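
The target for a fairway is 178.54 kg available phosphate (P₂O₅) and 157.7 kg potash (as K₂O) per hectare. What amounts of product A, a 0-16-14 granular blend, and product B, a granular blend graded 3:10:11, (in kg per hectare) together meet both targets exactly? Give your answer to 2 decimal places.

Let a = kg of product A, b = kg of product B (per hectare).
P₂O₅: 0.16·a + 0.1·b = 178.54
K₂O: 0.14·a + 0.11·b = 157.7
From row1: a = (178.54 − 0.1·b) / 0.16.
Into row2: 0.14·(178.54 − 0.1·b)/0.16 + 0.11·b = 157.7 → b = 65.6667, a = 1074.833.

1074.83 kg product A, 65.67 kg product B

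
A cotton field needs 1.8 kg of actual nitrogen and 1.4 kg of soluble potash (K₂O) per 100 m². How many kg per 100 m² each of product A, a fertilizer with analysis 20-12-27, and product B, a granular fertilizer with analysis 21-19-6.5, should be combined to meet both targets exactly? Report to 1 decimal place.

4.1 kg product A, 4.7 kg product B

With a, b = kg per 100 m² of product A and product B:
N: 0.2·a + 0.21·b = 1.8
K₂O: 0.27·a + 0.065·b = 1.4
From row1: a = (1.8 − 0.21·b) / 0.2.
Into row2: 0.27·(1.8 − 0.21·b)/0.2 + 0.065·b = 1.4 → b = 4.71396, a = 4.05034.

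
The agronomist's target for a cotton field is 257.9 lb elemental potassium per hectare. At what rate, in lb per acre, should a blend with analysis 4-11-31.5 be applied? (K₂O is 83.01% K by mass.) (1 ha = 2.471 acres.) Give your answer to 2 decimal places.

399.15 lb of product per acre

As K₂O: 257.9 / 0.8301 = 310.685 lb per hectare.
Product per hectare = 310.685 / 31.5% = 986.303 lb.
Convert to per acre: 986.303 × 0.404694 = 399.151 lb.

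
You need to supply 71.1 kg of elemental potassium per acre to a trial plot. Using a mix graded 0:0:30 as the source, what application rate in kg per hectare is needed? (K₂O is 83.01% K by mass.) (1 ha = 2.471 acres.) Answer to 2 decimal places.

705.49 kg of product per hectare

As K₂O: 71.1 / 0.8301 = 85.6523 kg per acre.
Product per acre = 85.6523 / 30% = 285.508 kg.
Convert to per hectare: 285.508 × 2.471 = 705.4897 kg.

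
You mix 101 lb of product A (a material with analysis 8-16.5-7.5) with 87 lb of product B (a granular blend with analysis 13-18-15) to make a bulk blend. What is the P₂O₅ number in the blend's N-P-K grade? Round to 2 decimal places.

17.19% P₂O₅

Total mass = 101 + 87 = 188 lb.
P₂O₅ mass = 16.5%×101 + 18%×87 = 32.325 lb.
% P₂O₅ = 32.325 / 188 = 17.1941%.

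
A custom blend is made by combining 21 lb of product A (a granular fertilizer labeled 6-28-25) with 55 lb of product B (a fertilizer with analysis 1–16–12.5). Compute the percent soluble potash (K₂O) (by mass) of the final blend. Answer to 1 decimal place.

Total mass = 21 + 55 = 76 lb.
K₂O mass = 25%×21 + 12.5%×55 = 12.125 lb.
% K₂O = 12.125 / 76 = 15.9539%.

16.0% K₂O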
* * * * * * *
## Work to be completed
Restate the whole set of entries exactly.

## Written reply
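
The target for a fairway is 178.54 kg available phosphate (P₂O₅) and 157.7 kg potash (as K₂O) per hectare. What amounts of product A, a 0-16-14 granular blend, and product B, a granular blend graded 3:10:11, (in kg per hectare) together meet both targets exactly? Give your answer to 2 decimal places.

Let a = kg of product A, b = kg of product B (per hectare).
P₂O₅: 0.16·a + 0.1·b = 178.54
K₂O: 0.14·a + 0.11·b = 157.7
From row1: a = (178.54 − 0.1·b) / 0.16.
Into row2: 0.14·(178.54 − 0.1·b)/0.16 + 0.11·b = 157.7 → b = 65.6667, a = 1074.833.

1074.83 kg product A, 65.67 kg product B

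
A cotton field needs 1.8 kg of actual nitrogen and 1.4 kg of soluble potash (K₂O) per 100 m². How many kg per 100 m² each of product A, a fertilizer with analysis 20-12-27, and product B, a granular fertilizer with analysis 21-19-6.5, should be combined to meet both targets exactly? Report to 1 decimal place.

4.1 kg product A, 4.7 kg product B

With a, b = kg per 100 m² of product A and product B:
N: 0.2·a + 0.21·b = 1.8
K₂O: 0.27·a + 0.065·b = 1.4
From row1: a = (1.8 − 0.21·b) / 0.2.
Into row2: 0.27·(1.8 − 0.21·b)/0.2 + 0.065·b = 1.4 → b = 4.71396, a = 4.05034.

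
The agronomist's target for a cotton field is 257.9 lb elemental potassium per hectare. At what rate, in lb per acre, should a blend with analysis 4-11-31.5 be applied? (K₂O is 83.01% K by mass.) (1 ha = 2.471 acres.) Give your answer to 2 decimal places.

399.15 lb of product per acre

As K₂O: 257.9 / 0.8301 = 310.685 lb per hectare.
Product per hectare = 310.685 / 31.5% = 986.303 lb.
Convert to per acre: 986.303 × 0.404694 = 399.151 lb.

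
You need to supply 71.1 kg of elemental potassium per acre to a trial plot. Using a mix graded 0:0:30 as the source, what application rate in kg per hectare is needed? (K₂O is 83.01% K by mass.) (1 ha = 2.471 acres.) Answer to 2 decimal places.

705.49 kg of product per hectare

As K₂O: 71.1 / 0.8301 = 85.6523 kg per acre.
Product per acre = 85.6523 / 30% = 285.508 kg.
Convert to per hectare: 285.508 × 2.471 = 705.4897 kg.

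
You mix 101 lb of product A (a material with analysis 8-16.5-7.5) with 87 lb of product B (a granular blend with analysis 13-18-15) to make a bulk blend. What is the P₂O₅ number in the blend's N-P-K grade? Round to 2 decimal places.

17.19% P₂O₅

Total mass = 101 + 87 = 188 lb.
P₂O₅ mass = 16.5%×101 + 18%×87 = 32.325 lb.
% P₂O₅ = 32.325 / 188 = 17.1941%.

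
A custom blend is made by combining 21 lb of product A (a granular fertilizer labeled 6-28-25) with 55 lb of product B (a fertilizer with analysis 1–16–12.5). Compute the percent soluble potash (K₂O) (by mass) of the final blend. Answer to 1 decimal place.

Total mass = 21 + 55 = 76 lb.
K₂O mass = 25%×21 + 12.5%×55 = 12.125 lb.
% K₂O = 12.125 / 76 = 15.9539%.

16.0% K₂O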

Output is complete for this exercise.